*EXERCISE DETAILS*: The line containing "Q := rec X." marks the end, so write out exactly every line from the top of the entries below through that one.

======== TASK INPUTS ========

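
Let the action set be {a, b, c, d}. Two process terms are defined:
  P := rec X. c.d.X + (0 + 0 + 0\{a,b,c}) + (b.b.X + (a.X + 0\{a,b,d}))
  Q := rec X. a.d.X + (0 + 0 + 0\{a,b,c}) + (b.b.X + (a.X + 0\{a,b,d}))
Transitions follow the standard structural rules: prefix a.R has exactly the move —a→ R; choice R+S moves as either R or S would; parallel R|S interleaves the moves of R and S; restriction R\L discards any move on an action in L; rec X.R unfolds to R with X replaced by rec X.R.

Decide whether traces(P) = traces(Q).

trace-distinct — witness ⟨c⟩

Reachable graph of P (3 states):
  m0 = rec X. c.d.X + (0 + 0 + 0\{a,b,c}) + (b.b.X + (a.X + 0\{a,b,d})) ⊢ =a=> m0, =b=> m1, =c=> m2
  m1 = b.(rec X. c.d.X + (0 + 0 + 0\{a,b,c}) + (b.b.X + (a.X + 0\{a,b,d}))) ⊢ =b=> m0
  m2 = d.(rec X. c.d.X + (0 + 0 + 0\{a,b,c}) + (b.b.X + (a.X + 0\{a,b,d}))) ⊢ =d=> m0
Reachable graph of Q (3 states):
  n0 = rec X. a.d.X + (0 + 0 + 0\{a,b,c}) + (b.b.X + (a.X + 0\{a,b,d})) ⊢ =a=> n0, =a=> n1, =b=> n2
  n1 = d.(rec X. a.d.X + (0 + 0 + 0\{a,b,c}) + (b.b.X + (a.X + 0\{a,b,d}))) ⊢ =d=> n0
  n2 = b.(rec X. a.d.X + (0 + 0 + 0\{a,b,c}) + (b.b.X + (a.X + 0\{a,b,d}))) ⊢ =b=> n0
Executing c from P (initial set {m0}):
  [1] c ⇒ {m2}
  P completes σ.
Executing c from Q (initial set {n0}):
  [1] c ⇒ ∅  — Q cannot continue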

========

*RESPONSE TO THIS EXERCISE*:
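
Let the action set be {a, b, c, d}. Two process terms are defined:
  P := rec X. c.d.X + (0 + 0 + 0\{a,b,c}) + (b.b.X + (a.X + 0\{a,b,d}))
  Q := rec X. a.d.X + (0 + 0 + 0\{a,b,c}) + (b.b.X + (a.X + 0\{a,b,d}))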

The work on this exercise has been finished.